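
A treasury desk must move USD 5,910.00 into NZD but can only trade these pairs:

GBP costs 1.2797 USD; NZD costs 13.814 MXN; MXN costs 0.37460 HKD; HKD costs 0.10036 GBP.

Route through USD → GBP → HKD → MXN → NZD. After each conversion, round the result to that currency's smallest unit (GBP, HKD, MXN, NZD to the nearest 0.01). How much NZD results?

USD 5,910.00 ÷ 1.2797 = GBP 4,618.27
GBP 4,618.27 ÷ 0.10036 = HKD 46,017.04
HKD 46,017.04 ÷ 0.37460 = MXN 122,843.14
MXN 122,843.14 ÷ 13.814 = NZD 8,892.66

NZD 8,892.66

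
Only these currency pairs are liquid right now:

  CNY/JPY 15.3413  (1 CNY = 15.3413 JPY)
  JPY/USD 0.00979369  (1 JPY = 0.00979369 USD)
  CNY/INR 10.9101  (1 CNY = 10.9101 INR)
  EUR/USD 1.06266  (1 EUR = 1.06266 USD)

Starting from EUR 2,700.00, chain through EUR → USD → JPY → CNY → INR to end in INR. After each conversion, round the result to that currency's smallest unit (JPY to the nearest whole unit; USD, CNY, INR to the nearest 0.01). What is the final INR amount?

EUR 2,700.00 × 1.06266 = USD 2,869.18
USD 2,869.18 ÷ 0.00979369 = JPY 292,962
JPY 292,962 ÷ 15.3413 = CNY 19,096.30
CNY 19,096.30 × 10.9101 = INR 208,342.54

INR 208,342.54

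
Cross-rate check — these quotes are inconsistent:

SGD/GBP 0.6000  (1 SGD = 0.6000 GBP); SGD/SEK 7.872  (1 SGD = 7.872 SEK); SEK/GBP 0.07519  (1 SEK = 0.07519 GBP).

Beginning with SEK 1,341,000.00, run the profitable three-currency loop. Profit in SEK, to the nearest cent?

Profit: SEK 18,361.16

Profitable loop is SEK → SGD → GBP → SEK:
SEK 1,341,000.00 ÷ 7.872 = SGD 170,350.61
SGD 170,350.61 × 0.6000 = GBP 102,210.37
GBP 102,210.37 ÷ 0.07519 = SEK 1,359,361.16
Profit = SEK 1,359,361.16 − SEK 1,341,000.00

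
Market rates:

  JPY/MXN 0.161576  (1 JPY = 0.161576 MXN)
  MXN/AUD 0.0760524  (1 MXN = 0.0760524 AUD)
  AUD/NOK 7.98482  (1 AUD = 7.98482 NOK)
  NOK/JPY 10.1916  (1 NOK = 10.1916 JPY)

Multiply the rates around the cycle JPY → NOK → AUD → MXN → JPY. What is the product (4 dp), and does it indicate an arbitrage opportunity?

1.0000 (no arbitrage)

Around JPY → NOK → AUD → MXN → JPY: 1 ÷ 10.1916 ÷ 7.98482 ÷ 0.0760524 ÷ 0.161576 = 1.000006
Product ≈ 1 (deviation 0.001%, within rounding noise).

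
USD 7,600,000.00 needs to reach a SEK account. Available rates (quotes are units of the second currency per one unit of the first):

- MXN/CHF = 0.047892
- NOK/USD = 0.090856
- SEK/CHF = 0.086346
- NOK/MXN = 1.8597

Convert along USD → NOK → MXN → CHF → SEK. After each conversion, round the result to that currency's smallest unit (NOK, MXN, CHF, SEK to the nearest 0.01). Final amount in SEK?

USD 7,600,000.00 ÷ 0.090856 = NOK 83,648,850.93
NOK 83,648,850.93 × 1.8597 = MXN 155,561,768.07
MXN 155,561,768.07 × 0.047892 = CHF 7,450,164.20
CHF 7,450,164.20 ÷ 0.086346 = SEK 86,282,678.99

SEK 86,282,678.99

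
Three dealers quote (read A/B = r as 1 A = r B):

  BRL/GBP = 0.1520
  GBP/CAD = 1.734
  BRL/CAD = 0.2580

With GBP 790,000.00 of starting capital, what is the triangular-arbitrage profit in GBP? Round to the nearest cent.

Profit: GBP 17,049.30

Profitable loop is GBP → CAD → BRL → GBP:
GBP 790,000.00 × 1.734 = CAD 1,369,860.00
CAD 1,369,860.00 ÷ 0.2580 = BRL 5,309,534.88
BRL 5,309,534.88 × 0.1520 = GBP 807,049.30
Profit = GBP 807,049.30 − GBP 790,000.00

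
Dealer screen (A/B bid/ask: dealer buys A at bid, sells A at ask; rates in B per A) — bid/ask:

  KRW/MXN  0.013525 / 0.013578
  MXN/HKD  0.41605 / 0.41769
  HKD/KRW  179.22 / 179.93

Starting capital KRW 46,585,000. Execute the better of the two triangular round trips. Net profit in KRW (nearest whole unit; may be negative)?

Net profit: KRW 395,255

Best loop KRW → MXN → HKD → KRW:
KRW 46,585,000 × 0.013525 (sell KRW at bid) = MXN 630,062.12
MXN 630,062.12 × 0.41605 (sell MXN at bid) = HKD 262,137.35
HKD 262,137.35 × 179.22 (sell HKD at bid) = KRW 46,980,255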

════════════════════

Brief —
Go through the material above and return each line that holds the word "quotes".

Task solution —
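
Cross-rate check — these quotes are inconsistent:
USD 7,600,000.00 needs to reach a SEK account. Available rates (quotes are units of the second currency per one unit of the first):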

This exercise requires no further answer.